Collected data:
__________________________________________________
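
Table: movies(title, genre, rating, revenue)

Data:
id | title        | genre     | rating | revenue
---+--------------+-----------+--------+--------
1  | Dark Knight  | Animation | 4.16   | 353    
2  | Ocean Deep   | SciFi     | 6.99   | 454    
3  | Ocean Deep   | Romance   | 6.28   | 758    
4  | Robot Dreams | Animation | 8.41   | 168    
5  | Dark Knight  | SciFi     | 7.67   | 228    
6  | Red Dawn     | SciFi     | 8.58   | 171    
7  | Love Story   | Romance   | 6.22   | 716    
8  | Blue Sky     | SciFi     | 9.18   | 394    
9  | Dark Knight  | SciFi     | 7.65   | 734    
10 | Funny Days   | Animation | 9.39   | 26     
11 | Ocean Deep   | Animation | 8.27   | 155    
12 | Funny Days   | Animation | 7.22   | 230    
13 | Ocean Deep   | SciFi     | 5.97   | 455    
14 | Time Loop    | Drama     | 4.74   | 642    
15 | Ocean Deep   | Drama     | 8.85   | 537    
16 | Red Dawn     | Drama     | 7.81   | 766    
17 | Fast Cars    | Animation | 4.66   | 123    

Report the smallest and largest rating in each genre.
SELECT genre, MIN(rating), MAX(rating)
FROM movies
GROUP BY genre

Result:
  Animation: min=4.16, max=9.39
  Drama: min=4.74, max=8.85
  Romance: min=6.22, max=6.28
  SciFi: min=5.97, max=9.18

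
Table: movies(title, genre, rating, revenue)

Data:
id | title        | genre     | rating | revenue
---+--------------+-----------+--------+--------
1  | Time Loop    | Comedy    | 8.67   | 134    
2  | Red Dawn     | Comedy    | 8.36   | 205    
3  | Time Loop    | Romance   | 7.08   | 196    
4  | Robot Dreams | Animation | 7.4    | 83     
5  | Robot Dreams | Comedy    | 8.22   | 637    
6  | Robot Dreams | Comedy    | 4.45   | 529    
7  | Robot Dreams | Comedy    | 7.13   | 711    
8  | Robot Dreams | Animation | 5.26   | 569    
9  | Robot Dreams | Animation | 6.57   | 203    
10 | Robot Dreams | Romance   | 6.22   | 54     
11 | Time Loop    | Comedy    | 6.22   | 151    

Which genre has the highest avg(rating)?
SELECT genre, AVG(rating) as val
FROM movies
GROUP BY genre
ORDER BY val DESC
LIMIT 1

Result: Comedy with avg(rating) = 7.18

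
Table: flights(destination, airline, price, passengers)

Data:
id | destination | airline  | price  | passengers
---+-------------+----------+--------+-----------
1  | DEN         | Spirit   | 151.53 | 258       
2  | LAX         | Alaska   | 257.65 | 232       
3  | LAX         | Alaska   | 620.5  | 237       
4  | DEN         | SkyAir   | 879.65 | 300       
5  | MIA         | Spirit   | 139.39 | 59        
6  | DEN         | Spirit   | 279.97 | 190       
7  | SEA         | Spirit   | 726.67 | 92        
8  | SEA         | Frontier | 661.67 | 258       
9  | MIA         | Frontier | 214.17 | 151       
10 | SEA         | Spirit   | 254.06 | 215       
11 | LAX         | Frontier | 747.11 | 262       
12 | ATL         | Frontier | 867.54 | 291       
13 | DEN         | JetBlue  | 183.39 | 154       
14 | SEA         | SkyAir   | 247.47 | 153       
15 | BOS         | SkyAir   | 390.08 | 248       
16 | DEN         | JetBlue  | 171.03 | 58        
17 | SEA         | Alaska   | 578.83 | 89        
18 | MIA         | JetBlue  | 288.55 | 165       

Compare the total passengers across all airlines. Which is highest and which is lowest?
SELECT airline, SUM(passengers)
FROM flights
GROUP BY airline
ORDER BY SUM(passengers)

All groups:
  JetBlue: 377
  Alaska: 558
  SkyAir: 701
  Spirit: 814
  Frontier: 962

Highest: Frontier (962)
Lowest: JetBlue (377)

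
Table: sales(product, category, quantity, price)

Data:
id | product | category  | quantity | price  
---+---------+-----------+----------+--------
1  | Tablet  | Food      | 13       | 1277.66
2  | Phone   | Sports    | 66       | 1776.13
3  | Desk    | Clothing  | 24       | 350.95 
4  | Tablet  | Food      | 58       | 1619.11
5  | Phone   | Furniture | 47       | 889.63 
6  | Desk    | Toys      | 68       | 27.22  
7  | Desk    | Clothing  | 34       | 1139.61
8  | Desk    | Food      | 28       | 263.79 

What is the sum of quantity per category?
SELECT category, SUM(quantity) as result
FROM sales
GROUP BY category

Result:
  Clothing: 58
  Food: 99
  Furniture: 47
  Sports: 66
  Toys: 68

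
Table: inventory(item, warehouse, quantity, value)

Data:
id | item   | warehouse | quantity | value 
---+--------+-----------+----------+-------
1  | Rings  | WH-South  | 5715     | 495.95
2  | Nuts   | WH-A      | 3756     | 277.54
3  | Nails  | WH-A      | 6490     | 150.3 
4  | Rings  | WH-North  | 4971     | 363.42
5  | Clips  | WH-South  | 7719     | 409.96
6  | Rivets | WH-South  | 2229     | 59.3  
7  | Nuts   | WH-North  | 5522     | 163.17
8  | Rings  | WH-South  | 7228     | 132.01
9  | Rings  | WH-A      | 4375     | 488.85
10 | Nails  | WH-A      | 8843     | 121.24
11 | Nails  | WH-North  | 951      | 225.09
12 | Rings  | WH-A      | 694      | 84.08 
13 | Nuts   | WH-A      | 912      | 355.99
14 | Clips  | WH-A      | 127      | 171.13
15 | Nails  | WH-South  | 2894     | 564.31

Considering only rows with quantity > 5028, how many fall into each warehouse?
SELECT warehouse, COUNT(*)
FROM inventory
WHERE quantity > 5028
GROUP BY warehouse

Note: WHERE filters rows before grouping.

Result:
  WH-A: 2
  WH-North: 1
  WH-South: 3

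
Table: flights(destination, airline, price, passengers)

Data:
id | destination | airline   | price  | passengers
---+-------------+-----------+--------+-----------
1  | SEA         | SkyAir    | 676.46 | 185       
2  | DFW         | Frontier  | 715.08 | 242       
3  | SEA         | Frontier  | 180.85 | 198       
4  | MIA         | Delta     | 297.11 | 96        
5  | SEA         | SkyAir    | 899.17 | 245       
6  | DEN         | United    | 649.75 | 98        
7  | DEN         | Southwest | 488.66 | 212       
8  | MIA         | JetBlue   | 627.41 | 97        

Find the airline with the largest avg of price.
SELECT airline, AVG(price) as val
FROM flights
GROUP BY airline
ORDER BY val DESC
LIMIT 1

Result: SkyAir with avg(price) = 787.82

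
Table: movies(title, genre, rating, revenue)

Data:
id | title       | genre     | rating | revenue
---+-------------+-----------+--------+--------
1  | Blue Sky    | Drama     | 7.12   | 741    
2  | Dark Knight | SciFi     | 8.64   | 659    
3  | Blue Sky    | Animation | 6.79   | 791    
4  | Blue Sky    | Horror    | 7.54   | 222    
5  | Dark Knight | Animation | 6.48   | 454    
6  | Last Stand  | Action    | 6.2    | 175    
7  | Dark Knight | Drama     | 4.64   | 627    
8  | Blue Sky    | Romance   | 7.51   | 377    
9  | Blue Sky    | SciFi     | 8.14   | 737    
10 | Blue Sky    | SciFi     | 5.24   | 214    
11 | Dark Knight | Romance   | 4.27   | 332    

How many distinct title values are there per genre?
SELECT genre, COUNT(DISTINCT title)
FROM movies
GROUP BY genre

Result:
  Action: 1 distinct
  Animation: 2 distinct
  Drama: 2 distinct
  Horror: 1 distinct
  Romance: 2 distinct
  SciFi: 2 distinct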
__________________________________________________
:: WHAT YOU NEED TO DO ::
When you reach the line that contains "Animation | 8.41", stop; output it and every line before it from the start of the data, exactly as written.

:: ANSWER BOX ::
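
Table: movies(title, genre, rating, revenue)

Data:
id | title        | genre     | rating | revenue
---+--------------+-----------+--------+--------
1  | Dark Knight  | Animation | 4.16   | 353    
2  | Ocean Deep   | SciFi     | 6.99   | 454    
3  | Ocean Deep   | Romance   | 6.28   | 758    
4  | Robot Dreams | Animation | 8.41   | 168    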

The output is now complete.